## Problem requirements
Please return only the lines from the one holding "SMILES = O=C(C)C(I)=CC(N)CS." through the one holding "O[CH]1C(C)C1S", exactly as they appear in the records below, both ends included.

── Recorded information ──

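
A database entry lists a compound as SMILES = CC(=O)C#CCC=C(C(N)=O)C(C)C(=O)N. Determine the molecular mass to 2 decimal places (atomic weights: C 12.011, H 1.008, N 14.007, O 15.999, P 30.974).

First, the molecular formula is C11H14N2O3 (counting implicit H from valence).
  C: 11 × 12.011 = 132.121
  H: 14 × 1.008 = 14.112
  N: 2 × 14.007 = 28.014
  O: 3 × 15.999 = 47.997
Sum: 11×12.011 + 14×1.008 + 2×14.007 + 3×15.999 = 222.244 → 222.24 g/mol.

222.24 g/mol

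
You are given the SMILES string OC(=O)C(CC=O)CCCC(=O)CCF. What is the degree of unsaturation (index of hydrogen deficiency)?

3

Molecular formula: C10H15FO4.
DoU = (2C + 2 + N − H − X) / 2, where X is the halogen count and O/S are ignored.
    = (2·10 + 2 + 0 − 15 − 1) / 2 = 6 / 2 = 3.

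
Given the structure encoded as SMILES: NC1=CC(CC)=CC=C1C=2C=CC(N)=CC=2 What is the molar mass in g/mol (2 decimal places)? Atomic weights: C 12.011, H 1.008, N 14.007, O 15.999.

212.30 g/mol

First, the molecular formula is C14H16N2 (counting implicit H from valence).
  C: 14 × 12.011 = 168.154
  H: 16 × 1.008 = 16.128
  N: 2 × 14.007 = 28.014
Sum: 14×12.011 + 16×1.008 + 2×14.007 = 212.296 → 212.30 g/mol.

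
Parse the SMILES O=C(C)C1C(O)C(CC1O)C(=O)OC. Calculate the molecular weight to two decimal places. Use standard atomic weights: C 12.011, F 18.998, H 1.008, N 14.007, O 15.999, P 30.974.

202.21 g/mol

First, the molecular formula is C9H14O5 (counting implicit H from valence).
  C: 9 × 12.011 = 108.099
  H: 14 × 1.008 = 14.112
  O: 5 × 15.999 = 79.995
Sum: 9×12.011 + 14×1.008 + 5×15.999 = 202.206 → 202.21 g/mol.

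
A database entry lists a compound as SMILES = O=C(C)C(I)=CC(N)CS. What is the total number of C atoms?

Count every carbon token in the SMILES (each C, including those in ring-closure positions and inside branches).
Carbon count: 6.

6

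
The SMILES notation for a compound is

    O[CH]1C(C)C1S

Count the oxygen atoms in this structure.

1

Scan the SMILES for O atoms (remember two-letter symbols like Cl and Br are single atoms).
Oxygen count: 1.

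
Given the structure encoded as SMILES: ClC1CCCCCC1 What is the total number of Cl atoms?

Scan the SMILES for Cl atoms (remember two-letter symbols like Cl and Br are single atoms).
Chlorine count: 1.

1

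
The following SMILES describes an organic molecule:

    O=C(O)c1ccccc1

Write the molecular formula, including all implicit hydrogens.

C7H6O2

Walk through each heavy atom and fill implicit hydrogens from standard valence (C 4, N 3, O 2, S 2, halogen 1); for lowercase aromatic atoms, an aromatic c carries 1 H when it has two neighbours and 0 H with three, and aromatic n carries 0 H:
  atom 1: O, bond orders sum to 2 (valence 2) → 0 H
  atom 2: C, bond orders sum to 4 (valence 4) → 0 H
  atom 3: O, bond orders sum to 1 (valence 2) → 1 H
  atom 4: aromatic c, 3 neighbours → 0 H
  atom 5: aromatic c, 2 neighbours → 1 H
  atom 6: aromatic c, 2 neighbours → 1 H
  atom 7: aromatic c, 2 neighbours → 1 H
  atom 8: aromatic c, 2 neighbours → 1 H
  atom 9: aromatic c, 2 neighbours → 1 H
Totals → C:7, H:6, O:2.
In Hill order: C7H6O2.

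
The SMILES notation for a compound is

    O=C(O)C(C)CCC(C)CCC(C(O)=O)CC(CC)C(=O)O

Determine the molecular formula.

Walk through each heavy atom and fill implicit hydrogens from standard valence (C 4, N 3, O 2, S 2, halogen 1):
  atom 1: O, bond orders sum to 2 (valence 2) → 0 H
  atom 2: C, bond orders sum to 4 (valence 4) → 0 H
  atom 3: O, bond orders sum to 1 (valence 2) → 1 H
  atom 4: C, bond orders sum to 3 (valence 4) → 1 H
  atom 5: C, bond orders sum to 1 (valence 4) → 3 H
  atom 6: C, bond orders sum to 2 (valence 4) → 2 H
  atom 7: C, bond orders sum to 2 (valence 4) → 2 H
  atom 8: C, bond orders sum to 3 (valence 4) → 1 H
  atom 9: C, bond orders sum to 1 (valence 4) → 3 H
  atom 10: C, bond orders sum to 2 (valence 4) → 2 H
  atom 11: C, bond orders sum to 2 (valence 4) → 2 H
  atom 12: C, bond orders sum to 3 (valence 4) → 1 H
  atom 13: C, bond orders sum to 4 (valence 4) → 0 H
  atom 14: O, bond orders sum to 1 (valence 2) → 1 H
  atom 15: O, bond orders sum to 2 (valence 2) → 0 H
  atom 16: C, bond orders sum to 2 (valence 4) → 2 H
  atom 17: C, bond orders sum to 3 (valence 4) → 1 H
  atom 18: C, bond orders sum to 2 (valence 4) → 2 H
  atom 19: C, bond orders sum to 1 (valence 4) → 3 H
  atom 20: C, bond orders sum to 4 (valence 4) → 0 H
  atom 21: O, bond orders sum to 2 (valence 2) → 0 H
  atom 22: O, bond orders sum to 1 (valence 2) → 1 H
Totals → C:16, H:28, O:6.
In Hill order: C16H28O6.

C16H28O6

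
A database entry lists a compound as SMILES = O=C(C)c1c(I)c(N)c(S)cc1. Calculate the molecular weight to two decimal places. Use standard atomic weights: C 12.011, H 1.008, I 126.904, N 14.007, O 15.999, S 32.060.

293.12 g/mol

First, the molecular formula is C8H8INOS (counting implicit H from valence).
  C: 8 × 12.011 = 96.088
  H: 8 × 1.008 = 8.064
  I: 1 × 126.904 = 126.904
  N: 1 × 14.007 = 14.007
  O: 1 × 15.999 = 15.999
  S: 1 × 32.060 = 32.060
Sum: 8×12.011 + 8×1.008 + 1×126.904 + 1×14.007 + 1×15.999 + 1×32.060 = 293.122 → 293.12 g/mol.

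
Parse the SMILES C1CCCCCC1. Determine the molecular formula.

C7H14

Walk through each heavy atom and fill implicit hydrogens from standard valence (C 4, N 3, O 2, S 2, halogen 1):
  atom 1: C, bond orders sum to 2 (valence 4) → 2 H
  atom 2: C, bond orders sum to 2 (valence 4) → 2 H
  atom 3: C, bond orders sum to 2 (valence 4) → 2 H
  atom 4: C, bond orders sum to 2 (valence 4) → 2 H
  atom 5: C, bond orders sum to 2 (valence 4) → 2 H
  atom 6: C, bond orders sum to 2 (valence 4) → 2 H
  atom 7: C, bond orders sum to 2 (valence 4) → 2 H
Totals → C:7, H:14.
In Hill order: C7H14.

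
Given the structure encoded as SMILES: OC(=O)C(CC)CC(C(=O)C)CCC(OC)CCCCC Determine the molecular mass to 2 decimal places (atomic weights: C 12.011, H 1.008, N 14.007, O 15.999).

300.44 g/mol

First, the molecular formula is C17H32O4 (counting implicit H from valence).
  C: 17 × 12.011 = 204.187
  H: 32 × 1.008 = 32.256
  O: 4 × 15.999 = 63.996
Sum: 17×12.011 + 32×1.008 + 4×15.999 = 300.439 → 300.44 g/mol.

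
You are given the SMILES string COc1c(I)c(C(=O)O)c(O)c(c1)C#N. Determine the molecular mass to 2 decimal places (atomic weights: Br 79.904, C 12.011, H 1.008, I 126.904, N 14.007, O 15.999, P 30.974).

319.05 g/mol

First, the molecular formula is C9H6INO4 (counting implicit H from valence).
  C: 9 × 12.011 = 108.099
  H: 6 × 1.008 = 6.048
  I: 1 × 126.904 = 126.904
  N: 1 × 14.007 = 14.007
  O: 4 × 15.999 = 63.996
Sum: 9×12.011 + 6×1.008 + 1×126.904 + 1×14.007 + 4×15.999 = 319.054 → 319.05 g/mol.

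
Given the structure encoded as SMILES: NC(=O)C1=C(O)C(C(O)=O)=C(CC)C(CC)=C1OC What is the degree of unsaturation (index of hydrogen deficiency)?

Degree of unsaturation = (number of rings) + (number of π bonds).
Ring closures in the SMILES: 1.
π bonds: 5 double bonds (each 1 DoU) → 5 DoU from unsaturation.
Total DoU = 1 + 5 = 6.

6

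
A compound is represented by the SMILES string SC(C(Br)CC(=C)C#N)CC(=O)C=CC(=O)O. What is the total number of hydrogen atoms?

Walk through each heavy atom and fill implicit hydrogens from standard valence (C 4, N 3, O 2, S 2, halogen 1):
  atom 1: S, bond orders sum to 1 (valence 2) → 1 H
  atom 2: C, bond orders sum to 3 (valence 4) → 1 H
  atom 3: C, bond orders sum to 3 (valence 4) → 1 H
  atom 4: Br (halogen, monovalent) → 0 H
  atom 5: C, bond orders sum to 2 (valence 4) → 2 H
  atom 6: C, bond orders sum to 4 (valence 4) → 0 H
  atom 7: C, bond orders sum to 2 (valence 4) → 2 H
  atom 8: C, bond orders sum to 4 (valence 4) → 0 H
  atom 9: N, bond orders sum to 3 (valence 3) → 0 H
  atom 10: C, bond orders sum to 2 (valence 4) → 2 H
  atom 11: C, bond orders sum to 4 (valence 4) → 0 H
  atom 12: O, bond orders sum to 2 (valence 2) → 0 H
  atom 13: C, bond orders sum to 3 (valence 4) → 1 H
  atom 14: C, bond orders sum to 3 (valence 4) → 1 H
  atom 15: C, bond orders sum to 4 (valence 4) → 0 H
  atom 16: O, bond orders sum to 2 (valence 2) → 0 H
  atom 17: O, bond orders sum to 1 (valence 2) → 1 H
Total hydrogens: 12.

12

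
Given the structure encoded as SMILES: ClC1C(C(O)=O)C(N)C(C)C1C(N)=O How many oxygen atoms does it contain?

3

Scan the SMILES for O atoms (remember two-letter symbols like Cl and Br are single atoms).
Oxygen count: 3.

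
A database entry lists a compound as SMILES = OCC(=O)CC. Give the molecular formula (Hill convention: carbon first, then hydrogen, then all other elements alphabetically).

C4H8O2

Walk through each heavy atom and fill implicit hydrogens from standard valence (C 4, N 3, O 2, S 2, halogen 1):
  atom 1: O, bond orders sum to 1 (valence 2) → 1 H
  atom 2: C, bond orders sum to 2 (valence 4) → 2 H
  atom 3: C, bond orders sum to 4 (valence 4) → 0 H
  atom 4: O, bond orders sum to 2 (valence 2) → 0 H
  atom 5: C, bond orders sum to 2 (valence 4) → 2 H
  atom 6: C, bond orders sum to 1 (valence 4) → 3 H
Totals → C:4, H:8, O:2.
In Hill order: C4H8O2.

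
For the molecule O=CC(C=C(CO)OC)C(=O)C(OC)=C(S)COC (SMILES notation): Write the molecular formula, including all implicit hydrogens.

Walk through each heavy atom and fill implicit hydrogens from standard valence (C 4, N 3, O 2, S 2, halogen 1):
  atom 1: O, bond orders sum to 2 (valence 2) → 0 H
  atom 2: C, bond orders sum to 3 (valence 4) → 1 H
  atom 3: C, bond orders sum to 3 (valence 4) → 1 H
  atom 4: C, bond orders sum to 3 (valence 4) → 1 H
  atom 5: C, bond orders sum to 4 (valence 4) → 0 H
  atom 6: C, bond orders sum to 2 (valence 4) → 2 H
  atom 7: O, bond orders sum to 1 (valence 2) → 1 H
  atom 8: O, bond orders sum to 2 (valence 2) → 0 H
  atom 9: C, bond orders sum to 1 (valence 4) → 3 H
  atom 10: C, bond orders sum to 4 (valence 4) → 0 H
  atom 11: O, bond orders sum to 2 (valence 2) → 0 H
  atom 12: C, bond orders sum to 4 (valence 4) → 0 H
  atom 13: O, bond orders sum to 2 (valence 2) → 0 H
  atom 14: C, bond orders sum to 1 (valence 4) → 3 H
  atom 15: C, bond orders sum to 4 (valence 4) → 0 H
  atom 16: S, bond orders sum to 1 (valence 2) → 1 H
  atom 17: C, bond orders sum to 2 (valence 4) → 2 H
  atom 18: O, bond orders sum to 2 (valence 2) → 0 H
  atom 19: C, bond orders sum to 1 (valence 4) → 3 H
Totals → C:12, H:18, O:6, S:1.

C12H18O6S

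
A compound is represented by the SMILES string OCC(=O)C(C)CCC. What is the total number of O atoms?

2

Scan the SMILES for O atoms (remember two-letter symbols like Cl and Br are single atoms).
Oxygen count: 2.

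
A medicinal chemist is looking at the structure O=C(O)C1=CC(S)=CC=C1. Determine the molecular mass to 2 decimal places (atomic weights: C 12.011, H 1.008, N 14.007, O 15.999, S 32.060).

154.18 g/mol

First, the molecular formula is C7H6O2S (counting implicit H from valence).
  C: 7 × 12.011 = 84.077
  H: 6 × 1.008 = 6.048
  O: 2 × 15.999 = 31.998
  S: 1 × 32.060 = 32.060
Sum: 7×12.011 + 6×1.008 + 2×15.999 + 1×32.060 = 154.183 → 154.18 g/mol.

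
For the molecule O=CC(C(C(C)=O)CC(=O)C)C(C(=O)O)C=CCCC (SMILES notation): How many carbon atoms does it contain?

15

Count every carbon token in the SMILES (each C, including those in ring-closure positions and inside branches).
Carbon count: 15.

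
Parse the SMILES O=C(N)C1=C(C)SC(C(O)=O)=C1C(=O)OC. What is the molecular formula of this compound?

Walk through each heavy atom and fill implicit hydrogens from standard valence (C 4, N 3, O 2, S 2, halogen 1):
  atom 1: O, bond orders sum to 2 (valence 2) → 0 H
  atom 2: C, bond orders sum to 4 (valence 4) → 0 H
  atom 3: N, bond orders sum to 1 (valence 3) → 2 H
  atom 4: C, bond orders sum to 4 (valence 4) → 0 H
  atom 5: C, bond orders sum to 4 (valence 4) → 0 H
  atom 6: C, bond orders sum to 1 (valence 4) → 3 H
  atom 7: S, bond orders sum to 2 (valence 2) → 0 H
  atom 8: C, bond orders sum to 4 (valence 4) → 0 H
  atom 9: C, bond orders sum to 4 (valence 4) → 0 H
  atom 10: O, bond orders sum to 1 (valence 2) → 1 H
  atom 11: O, bond orders sum to 2 (valence 2) → 0 H
  atom 12: C, bond orders sum to 4 (valence 4) → 0 H
  atom 13: C, bond orders sum to 4 (valence 4) → 0 H
  atom 14: O, bond orders sum to 2 (valence 2) → 0 H
  atom 15: O, bond orders sum to 2 (valence 2) → 0 H
  atom 16: C, bond orders sum to 1 (valence 4) → 3 H
Totals → C:9, H:9, N:1, O:5, S:1.
In Hill order: C9H9NO5S.

C9H9NO5S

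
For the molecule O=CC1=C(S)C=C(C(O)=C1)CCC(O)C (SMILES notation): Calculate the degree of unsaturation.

Molecular formula: C11H14O3S.
DoU = (2C + 2 + N − H − X) / 2, where X is the halogen count and O/S are ignored.
    = (2·11 + 2 + 0 − 14 − 0) / 2 = 10 / 2 = 5.

5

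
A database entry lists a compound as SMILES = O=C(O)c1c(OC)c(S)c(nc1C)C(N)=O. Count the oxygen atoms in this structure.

4

Scan the SMILES for O atoms (remember two-letter symbols like Cl and Br are single atoms).
Oxygen count: 4.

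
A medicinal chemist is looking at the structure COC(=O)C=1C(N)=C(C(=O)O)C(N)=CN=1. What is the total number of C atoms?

8

Count every carbon token in the SMILES (each C, including those in ring-closure positions and inside branches).
Carbon count: 8.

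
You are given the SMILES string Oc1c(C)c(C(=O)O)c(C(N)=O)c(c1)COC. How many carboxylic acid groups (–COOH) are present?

The carboxylic acid motif appears at heavy-atom position 6 in the SMILES.
Other groups present: 1 amide, 1 ether, 1 hydroxyl.
Carboxylic acid count: 1.

1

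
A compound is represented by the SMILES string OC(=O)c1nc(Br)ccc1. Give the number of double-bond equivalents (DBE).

Molecular formula: C6H4BrNO2.
DoU = (2C + 2 + N − H − X) / 2, where X is the halogen count and O/S are ignored.
    = (2·6 + 2 + 1 − 4 − 1) / 2 = 10 / 2 = 5.

5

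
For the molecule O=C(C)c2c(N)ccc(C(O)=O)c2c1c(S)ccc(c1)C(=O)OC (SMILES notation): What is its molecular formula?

Walk through each heavy atom and fill implicit hydrogens from standard valence (C 4, N 3, O 2, S 2, halogen 1); for lowercase aromatic atoms, an aromatic c carries 1 H when it has two neighbours and 0 H with three, and aromatic n carries 0 H:
  atom 1: O, bond orders sum to 2 (valence 2) → 0 H
  atom 2: C, bond orders sum to 4 (valence 4) → 0 H
  atom 3: C, bond orders sum to 1 (valence 4) → 3 H
  atom 4: aromatic c, 3 neighbours → 0 H
  atom 5: aromatic c, 3 neighbours → 0 H
  atom 6: N, bond orders sum to 1 (valence 3) → 2 H
  atom 7: aromatic c, 2 neighbours → 1 H
  atom 8: aromatic c, 2 neighbours → 1 H
  atom 9: aromatic c, 3 neighbours → 0 H
  atom 10: C, bond orders sum to 4 (valence 4) → 0 H
  atom 11: O, bond orders sum to 1 (valence 2) → 1 H
  atom 12: O, bond orders sum to 2 (valence 2) → 0 H
  atom 13: aromatic c, 3 neighbours → 0 H
  atom 14: aromatic c, 3 neighbours → 0 H
  atom 15: aromatic c, 3 neighbours → 0 H
  atom 16: S, bond orders sum to 1 (valence 2) → 1 H
  atom 17: aromatic c, 2 neighbours → 1 H
  atom 18: aromatic c, 2 neighbours → 1 H
  atom 19: aromatic c, 3 neighbours → 0 H
  atom 20: aromatic c, 2 neighbours → 1 H
  atom 21: C, bond orders sum to 4 (valence 4) → 0 H
  atom 22: O, bond orders sum to 2 (valence 2) → 0 H
  atom 23: O, bond orders sum to 2 (valence 2) → 0 H
  atom 24: C, bond orders sum to 1 (valence 4) → 3 H
Totals → C:17, H:15, N:1, O:5, S:1.

C17H15NO5S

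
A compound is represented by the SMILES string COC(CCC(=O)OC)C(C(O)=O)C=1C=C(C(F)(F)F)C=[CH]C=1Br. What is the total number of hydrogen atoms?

16

Walk through each heavy atom and fill implicit hydrogens from standard valence (C 4, N 3, O 2, S 2, halogen 1):
  atom 1: C, bond orders sum to 1 (valence 4) → 3 H
  atom 2: O, bond orders sum to 2 (valence 2) → 0 H
  atom 3: C, bond orders sum to 3 (valence 4) → 1 H
  atom 4: C, bond orders sum to 2 (valence 4) → 2 H
  atom 5: C, bond orders sum to 2 (valence 4) → 2 H
  atom 6: C, bond orders sum to 4 (valence 4) → 0 H
  atom 7: O, bond orders sum to 2 (valence 2) → 0 H
  atom 8: O, bond orders sum to 2 (valence 2) → 0 H
  atom 9: C, bond orders sum to 1 (valence 4) → 3 H
  atom 10: C, bond orders sum to 3 (valence 4) → 1 H
  atom 11: C, bond orders sum to 4 (valence 4) → 0 H
  atom 12: O, bond orders sum to 1 (valence 2) → 1 H
  atom 13: O, bond orders sum to 2 (valence 2) → 0 H
  atom 14: C, bond orders sum to 4 (valence 4) → 0 H
  atom 15: C, bond orders sum to 3 (valence 4) → 1 H
  atom 16: C, bond orders sum to 4 (valence 4) → 0 H
  atom 17: C, bond orders sum to 4 (valence 4) → 0 H
  atom 18: F (halogen, monovalent) → 0 H
  atom 19: F (halogen, monovalent) → 0 H
  atom 20: F (halogen, monovalent) → 0 H
  atom 21: C, bond orders sum to 3 (valence 4) → 1 H
  atom 22: C with explicit H count 1
  atom 23: C, bond orders sum to 4 (valence 4) → 0 H
  atom 24: Br (halogen, monovalent) → 0 H
Total hydrogens: 16.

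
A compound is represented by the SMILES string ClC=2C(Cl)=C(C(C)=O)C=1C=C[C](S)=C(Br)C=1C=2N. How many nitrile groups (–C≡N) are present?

0

Scan the SMILES for the nitrile motif — none present.
Groups that are present: 1 ketone, 1 primary amine, 1 thiol.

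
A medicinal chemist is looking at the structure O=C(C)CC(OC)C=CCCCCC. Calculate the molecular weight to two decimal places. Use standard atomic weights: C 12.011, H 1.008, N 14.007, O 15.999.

First, the molecular formula is C12H22O2 (counting implicit H from valence).
  C: 12 × 12.011 = 144.132
  H: 22 × 1.008 = 22.176
  O: 2 × 15.999 = 31.998
Sum: 12×12.011 + 22×1.008 + 2×15.999 = 198.306 → 198.31 g/mol.

198.31 g/mol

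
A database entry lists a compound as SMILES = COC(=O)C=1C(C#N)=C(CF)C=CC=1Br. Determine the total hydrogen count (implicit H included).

7

Walk through each heavy atom and fill implicit hydrogens from standard valence (C 4, N 3, O 2, S 2, halogen 1):
  atom 1: C, bond orders sum to 1 (valence 4) → 3 H
  atom 2: O, bond orders sum to 2 (valence 2) → 0 H
  atom 3: C, bond orders sum to 4 (valence 4) → 0 H
  atom 4: O, bond orders sum to 2 (valence 2) → 0 H
  atom 5: C, bond orders sum to 4 (valence 4) → 0 H
  atom 6: C, bond orders sum to 4 (valence 4) → 0 H
  atom 7: C, bond orders sum to 4 (valence 4) → 0 H
  atom 8: N, bond orders sum to 3 (valence 3) → 0 H
  atom 9: C, bond orders sum to 4 (valence 4) → 0 H
  atom 10: C, bond orders sum to 2 (valence 4) → 2 H
  atom 11: F (halogen, monovalent) → 0 H
  atom 12: C, bond orders sum to 3 (valence 4) → 1 H
  atom 13: C, bond orders sum to 3 (valence 4) → 1 H
  atom 14: C, bond orders sum to 4 (valence 4) → 0 H
  atom 15: Br (halogen, monovalent) → 0 H
Total hydrogens: 7.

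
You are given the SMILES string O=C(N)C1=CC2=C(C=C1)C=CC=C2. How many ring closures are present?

In SMILES, each pair of matching ring-closure digits denotes one ring-closing bond; the number of such bonds equals the number of independent rings.
Ring-closure bonds here: 2.

2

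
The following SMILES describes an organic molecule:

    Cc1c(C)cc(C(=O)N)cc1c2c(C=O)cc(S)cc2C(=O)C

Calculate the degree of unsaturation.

Molecular formula: C18H17NO3S.
DoU = (2C + 2 + N − H − X) / 2, where X is the halogen count and O/S are ignored.
    = (2·18 + 2 + 1 − 17 − 0) / 2 = 22 / 2 = 11.

11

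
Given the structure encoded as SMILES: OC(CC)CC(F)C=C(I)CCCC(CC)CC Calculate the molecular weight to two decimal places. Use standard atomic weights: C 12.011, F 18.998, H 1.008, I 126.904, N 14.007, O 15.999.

First, the molecular formula is C15H28FIO (counting implicit H from valence).
  C: 15 × 12.011 = 180.165
  F: 1 × 18.998 = 18.998
  H: 28 × 1.008 = 28.224
  I: 1 × 126.904 = 126.904
  O: 1 × 15.999 = 15.999
Sum: 15×12.011 + 1×18.998 + 28×1.008 + 1×126.904 + 1×15.999 = 370.290 → 370.29 g/mol.

370.29 g/mol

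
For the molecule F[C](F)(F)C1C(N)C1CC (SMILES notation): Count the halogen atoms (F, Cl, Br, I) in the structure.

3

Halogen atoms appear at heavy-atom positions 1, 3, 4 (3×F).
Other groups present: 1 primary amine.
Halogen count: 3.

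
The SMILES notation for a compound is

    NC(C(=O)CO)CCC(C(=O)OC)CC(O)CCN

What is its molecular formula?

Walk through each heavy atom and fill implicit hydrogens from standard valence (C 4, N 3, O 2, S 2, halogen 1):
  atom 1: N, bond orders sum to 1 (valence 3) → 2 H
  atom 2: C, bond orders sum to 3 (valence 4) → 1 H
  atom 3: C, bond orders sum to 4 (valence 4) → 0 H
  atom 4: O, bond orders sum to 2 (valence 2) → 0 H
  atom 5: C, bond orders sum to 2 (valence 4) → 2 H
  atom 6: O, bond orders sum to 1 (valence 2) → 1 H
  atom 7: C, bond orders sum to 2 (valence 4) → 2 H
  atom 8: C, bond orders sum to 2 (valence 4) → 2 H
  atom 9: C, bond orders sum to 3 (valence 4) → 1 H
  atom 10: C, bond orders sum to 4 (valence 4) → 0 H
  atom 11: O, bond orders sum to 2 (valence 2) → 0 H
  atom 12: O, bond orders sum to 2 (valence 2) → 0 H
  atom 13: C, bond orders sum to 1 (valence 4) → 3 H
  atom 14: C, bond orders sum to 2 (valence 4) → 2 H
  atom 15: C, bond orders sum to 3 (valence 4) → 1 H
  atom 16: O, bond orders sum to 1 (valence 2) → 1 H
  atom 17: C, bond orders sum to 2 (valence 4) → 2 H
  atom 18: C, bond orders sum to 2 (valence 4) → 2 H
  atom 19: N, bond orders sum to 1 (valence 3) → 2 H
Totals → C:12, H:24, N:2, O:5.

C12H24N2O5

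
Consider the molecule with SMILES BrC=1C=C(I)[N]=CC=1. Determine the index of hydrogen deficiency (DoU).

4

Degree of unsaturation = (number of rings) + (number of π bonds).
Ring closures in the SMILES: 1.
π bonds: 3 double bonds (each 1 DoU) → 3 DoU from unsaturation.
Total DoU = 1 + 3 = 4.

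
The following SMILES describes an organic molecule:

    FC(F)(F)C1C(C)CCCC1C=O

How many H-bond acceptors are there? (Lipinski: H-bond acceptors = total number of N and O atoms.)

N atoms: 0; O atoms: 1.
Lipinski HBA = 0 + 1 = 1.

1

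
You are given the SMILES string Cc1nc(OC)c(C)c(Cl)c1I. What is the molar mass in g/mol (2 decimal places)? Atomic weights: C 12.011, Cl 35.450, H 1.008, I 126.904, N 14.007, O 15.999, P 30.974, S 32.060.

First, the molecular formula is C8H9ClINO (counting implicit H from valence).
  C: 8 × 12.011 = 96.088
  Cl: 1 × 35.450 = 35.450
  H: 9 × 1.008 = 9.072
  I: 1 × 126.904 = 126.904
  N: 1 × 14.007 = 14.007
  O: 1 × 15.999 = 15.999
Sum: 8×12.011 + 1×35.450 + 9×1.008 + 1×126.904 + 1×14.007 + 1×15.999 = 297.520 → 297.52 g/mol.

297.52 g/mol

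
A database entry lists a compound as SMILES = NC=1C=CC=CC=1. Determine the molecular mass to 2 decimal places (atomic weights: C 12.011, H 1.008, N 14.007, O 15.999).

First, the molecular formula is C6H7N (counting implicit H from valence).
  C: 6 × 12.011 = 72.066
  H: 7 × 1.008 = 7.056
  N: 1 × 14.007 = 14.007
Sum: 6×12.011 + 7×1.008 + 1×14.007 = 93.129 → 93.13 g/mol.

93.13 g/mol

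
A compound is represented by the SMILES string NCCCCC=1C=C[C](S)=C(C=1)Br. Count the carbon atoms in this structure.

10

Count every carbon token in the SMILES (each C, including those in ring-closure positions and inside branches).
Carbon count: 10.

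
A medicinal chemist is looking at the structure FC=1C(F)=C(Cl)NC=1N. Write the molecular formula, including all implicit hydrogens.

C4H3ClF2N2

Walk through each heavy atom and fill implicit hydrogens from standard valence (C 4, N 3, O 2, S 2, halogen 1):
  atom 1: F (halogen, monovalent) → 0 H
  atom 2: C, bond orders sum to 4 (valence 4) → 0 H
  atom 3: C, bond orders sum to 4 (valence 4) → 0 H
  atom 4: F (halogen, monovalent) → 0 H
  atom 5: C, bond orders sum to 4 (valence 4) → 0 H
  atom 6: Cl (halogen, monovalent) → 0 H
  atom 7: N, bond orders sum to 2 (valence 3) → 1 H
  atom 8: C, bond orders sum to 4 (valence 4) → 0 H
  atom 9: N, bond orders sum to 1 (valence 3) → 2 H
Totals → C:4, H:3, Cl:1, F:2, N:2.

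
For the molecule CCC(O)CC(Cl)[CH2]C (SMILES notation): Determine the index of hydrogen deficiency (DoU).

Degree of unsaturation = (number of rings) + (number of π bonds).
Ring closures in the SMILES: 0.
π bonds: none → 0 DoU from unsaturation.
Total DoU = 0 + 0 = 0.

0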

───

## Finished task
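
A database entry lists a compound as SMILES = O=C(C)C(I)=CC(N)CS. What is the total number of C atoms?

Count every carbon token in the SMILES (each C, including those in ring-closure positions and inside branches).
Carbon count: 6.

6

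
The SMILES notation for a compound is

    O[CH]1C(C)C1S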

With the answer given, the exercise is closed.